Listed entries: Begin
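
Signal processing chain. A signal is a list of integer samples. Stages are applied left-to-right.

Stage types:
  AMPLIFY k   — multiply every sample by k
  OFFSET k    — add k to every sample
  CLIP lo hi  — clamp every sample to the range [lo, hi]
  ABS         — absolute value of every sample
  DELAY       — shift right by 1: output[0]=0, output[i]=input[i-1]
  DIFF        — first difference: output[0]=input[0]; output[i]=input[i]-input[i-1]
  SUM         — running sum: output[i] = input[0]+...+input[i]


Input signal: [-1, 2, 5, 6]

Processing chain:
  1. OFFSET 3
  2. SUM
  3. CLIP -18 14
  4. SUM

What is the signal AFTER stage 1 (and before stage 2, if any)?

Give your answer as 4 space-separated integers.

Answer: 2 5 8 9

Derivation:
Input: [-1, 2, 5, 6]
Stage 1 (OFFSET 3): -1+3=2, 2+3=5, 5+3=8, 6+3=9 -> [2, 5, 8, 9]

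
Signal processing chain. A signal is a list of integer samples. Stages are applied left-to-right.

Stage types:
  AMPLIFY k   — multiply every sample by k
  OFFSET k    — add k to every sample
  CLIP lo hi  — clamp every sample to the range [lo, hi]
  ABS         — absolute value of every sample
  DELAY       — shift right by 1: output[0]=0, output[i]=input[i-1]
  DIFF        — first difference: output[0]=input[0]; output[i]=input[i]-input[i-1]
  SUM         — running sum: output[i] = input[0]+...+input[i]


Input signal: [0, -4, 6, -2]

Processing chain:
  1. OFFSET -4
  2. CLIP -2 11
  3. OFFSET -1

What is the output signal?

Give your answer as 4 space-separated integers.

Answer: -3 -3 1 -3

Derivation:
Input: [0, -4, 6, -2]
Stage 1 (OFFSET -4): 0+-4=-4, -4+-4=-8, 6+-4=2, -2+-4=-6 -> [-4, -8, 2, -6]
Stage 2 (CLIP -2 11): clip(-4,-2,11)=-2, clip(-8,-2,11)=-2, clip(2,-2,11)=2, clip(-6,-2,11)=-2 -> [-2, -2, 2, -2]
Stage 3 (OFFSET -1): -2+-1=-3, -2+-1=-3, 2+-1=1, -2+-1=-3 -> [-3, -3, 1, -3]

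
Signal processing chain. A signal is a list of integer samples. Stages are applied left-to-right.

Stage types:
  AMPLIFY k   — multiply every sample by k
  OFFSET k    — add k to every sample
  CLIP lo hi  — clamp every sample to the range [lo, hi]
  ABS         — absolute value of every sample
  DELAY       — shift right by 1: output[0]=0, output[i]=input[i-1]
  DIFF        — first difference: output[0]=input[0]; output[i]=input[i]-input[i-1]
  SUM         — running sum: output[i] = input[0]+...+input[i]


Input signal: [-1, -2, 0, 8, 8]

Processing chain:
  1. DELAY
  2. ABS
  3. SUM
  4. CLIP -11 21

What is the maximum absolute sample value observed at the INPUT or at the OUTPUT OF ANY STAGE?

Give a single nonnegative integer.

Input: [-1, -2, 0, 8, 8] (max |s|=8)
Stage 1 (DELAY): [0, -1, -2, 0, 8] = [0, -1, -2, 0, 8] -> [0, -1, -2, 0, 8] (max |s|=8)
Stage 2 (ABS): |0|=0, |-1|=1, |-2|=2, |0|=0, |8|=8 -> [0, 1, 2, 0, 8] (max |s|=8)
Stage 3 (SUM): sum[0..0]=0, sum[0..1]=1, sum[0..2]=3, sum[0..3]=3, sum[0..4]=11 -> [0, 1, 3, 3, 11] (max |s|=11)
Stage 4 (CLIP -11 21): clip(0,-11,21)=0, clip(1,-11,21)=1, clip(3,-11,21)=3, clip(3,-11,21)=3, clip(11,-11,21)=11 -> [0, 1, 3, 3, 11] (max |s|=11)
Overall max amplitude: 11

Answer: 11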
Listed entries: End
Task item:
Every line of the listing is to be returned unchanged.

Result below:
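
Signal processing chain. A signal is a list of integer samples. Stages are applied left-to-right.

Stage types:
  AMPLIFY k   — multiply every sample by k
  OFFSET k    — add k to every sample
  CLIP lo hi  — clamp every sample to the range [lo, hi]
  ABS         — absolute value of every sample
  DELAY       — shift right by 1: output[0]=0, output[i]=input[i-1]
  DIFF        — first difference: output[0]=input[0]; output[i]=input[i]-input[i-1]
  SUM         — running sum: output[i] = input[0]+...+input[i]


Input signal: [-1, 2, 5, 6]

Processing chain:
  1. OFFSET 3
  2. SUM
  3. CLIP -18 14
  4. SUM

What is the signal AFTER stage 1 (and before stage 2, if any)?

Give your answer as 4 space-separated integers.

Answer: 2 5 8 9

Derivation:
Input: [-1, 2, 5, 6]
Stage 1 (OFFSET 3): -1+3=2, 2+3=5, 5+3=8, 6+3=9 -> [2, 5, 8, 9]

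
Signal processing chain. A signal is a list of integer samples. Stages are applied left-to-right.

Stage types:
  AMPLIFY k   — multiply every sample by k
  OFFSET k    — add k to every sample
  CLIP lo hi  — clamp every sample to the range [lo, hi]
  ABS         — absolute value of every sample
  DELAY       — shift right by 1: output[0]=0, output[i]=input[i-1]
  DIFF        — first difference: output[0]=input[0]; output[i]=input[i]-input[i-1]
  SUM         — running sum: output[i] = input[0]+...+input[i]


Input signal: [0, -4, 6, -2]

Processing chain:
  1. OFFSET -4
  2. CLIP -2 11
  3. OFFSET -1

What is the output signal?

Give your answer as 4 space-separated integers.

Answer: -3 -3 1 -3

Derivation:
Input: [0, -4, 6, -2]
Stage 1 (OFFSET -4): 0+-4=-4, -4+-4=-8, 6+-4=2, -2+-4=-6 -> [-4, -8, 2, -6]
Stage 2 (CLIP -2 11): clip(-4,-2,11)=-2, clip(-8,-2,11)=-2, clip(2,-2,11)=2, clip(-6,-2,11)=-2 -> [-2, -2, 2, -2]
Stage 3 (OFFSET -1): -2+-1=-3, -2+-1=-3, 2+-1=1, -2+-1=-3 -> [-3, -3, 1, -3]

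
Signal processing chain. A signal is a list of integer samples. Stages are applied left-to-right.

Stage types:
  AMPLIFY k   — multiply every sample by k
  OFFSET k    — add k to every sample
  CLIP lo hi  — clamp every sample to the range [lo, hi]
  ABS         — absolute value of every sample
  DELAY       — shift right by 1: output[0]=0, output[i]=input[i-1]
  DIFF        — first difference: output[0]=input[0]; output[i]=input[i]-input[i-1]
  SUM         — running sum: output[i] = input[0]+...+input[i]


Input signal: [-1, -2, 0, 8, 8]

Processing chain:
  1. DELAY
  2. ABS
  3. SUM
  4. CLIP -11 21

What is the maximum absolute sample value observed at the INPUT or at the OUTPUT OF ANY STAGE?

Give a single nonnegative integer.

Input: [-1, -2, 0, 8, 8] (max |s|=8)
Stage 1 (DELAY): [0, -1, -2, 0, 8] = [0, -1, -2, 0, 8] -> [0, -1, -2, 0, 8] (max |s|=8)
Stage 2 (ABS): |0|=0, |-1|=1, |-2|=2, |0|=0, |8|=8 -> [0, 1, 2, 0, 8] (max |s|=8)
Stage 3 (SUM): sum[0..0]=0, sum[0..1]=1, sum[0..2]=3, sum[0..3]=3, sum[0..4]=11 -> [0, 1, 3, 3, 11] (max |s|=11)
Stage 4 (CLIP -11 21): clip(0,-11,21)=0, clip(1,-11,21)=1, clip(3,-11,21)=3, clip(3,-11,21)=3, clip(11,-11,21)=11 -> [0, 1, 3, 3, 11] (max |s|=11)
Overall max amplitude: 11

Answer: 11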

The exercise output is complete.